** Information follows **

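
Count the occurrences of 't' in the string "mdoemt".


Input string: 'mdoemt'
Target character: 't'
Scan each position: s[5]='t'
Matches found at indices: 5
Total: 1


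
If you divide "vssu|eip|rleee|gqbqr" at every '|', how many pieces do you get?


Input string: 'vssu|eip|rleee|gqbqr'
Delimiter: '|'
Split result: 'vssu', 'eip', 'rleee', 'gqbqr'
Number of parts: 4


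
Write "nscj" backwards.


Input string: 'nscj'
Operation: reverse character order
Original order: 'n' -> 's' -> 'c' -> 'j'
Reversed order: 'j' -> 'c' -> 's' -> 'n'
Result: jcsn


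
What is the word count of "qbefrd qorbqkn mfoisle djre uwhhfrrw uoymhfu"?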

** End of Information **

The records above are to be printed out again exactly, without omission.

Answer to the exercise
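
Count the occurrences of 't' in the string "mdoemt".


Input string: 'mdoemt'
Target character: 't'
Scan each position: s[5]='t'
Matches found at indices: 5
Total: 1


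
If you divide "vssu|eip|rleee|gqbqr" at every '|', how many pieces do you get?


Input string: 'vssu|eip|rleee|gqbqr'
Delimiter: '|'
Split result: 'vssu', 'eip', 'rleee', 'gqbqr'
Number of parts: 4


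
Write "nscj" backwards.


Input string: 'nscj'
Operation: reverse character order
Original order: 'n' -> 's' -> 'c' -> 'j'
Reversed order: 'j' -> 'c' -> 's' -> 'n'
Result: jcsn


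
What is the word count of "qbefrd qorbqkn mfoisle djre uwhhfrrw uoymhfu"?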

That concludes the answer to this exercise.